LISTED ENTRIES:
════════════════════

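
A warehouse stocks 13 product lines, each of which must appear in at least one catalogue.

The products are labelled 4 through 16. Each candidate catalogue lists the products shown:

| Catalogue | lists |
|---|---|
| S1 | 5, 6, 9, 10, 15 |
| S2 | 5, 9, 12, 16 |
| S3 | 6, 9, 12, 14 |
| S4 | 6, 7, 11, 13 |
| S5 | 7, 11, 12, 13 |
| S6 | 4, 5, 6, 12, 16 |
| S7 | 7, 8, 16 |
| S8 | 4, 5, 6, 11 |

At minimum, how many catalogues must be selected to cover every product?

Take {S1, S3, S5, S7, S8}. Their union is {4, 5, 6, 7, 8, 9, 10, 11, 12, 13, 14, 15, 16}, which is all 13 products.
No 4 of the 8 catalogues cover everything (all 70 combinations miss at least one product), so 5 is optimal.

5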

════════════════════

ACTIVITY:
Restate the data exactly, keeping every line intact.

REPLY TO THE TASK:
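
A warehouse stocks 13 product lines, each of which must appear in at least one catalogue.

The products are labelled 4 through 16. Each candidate catalogue lists the products shown:

| Catalogue | lists |
|---|---|
| S1 | 5, 6, 9, 10, 15 |
| S2 | 5, 9, 12, 16 |
| S3 | 6, 9, 12, 14 |
| S4 | 6, 7, 11, 13 |
| S5 | 7, 11, 12, 13 |
| S6 | 4, 5, 6, 12, 16 |
| S7 | 7, 8, 16 |
| S8 | 4, 5, 6, 11 |

At minimum, how many catalogues must be selected to cover every product?

Take {S1, S3, S5, S7, S8}. Their union is {4, 5, 6, 7, 8, 9, 10, 11, 12, 13, 14, 15, 16}, which is all 13 products.
No 4 of the 8 catalogues cover everything (all 70 combinations miss at least one product), so 5 is optimal.

5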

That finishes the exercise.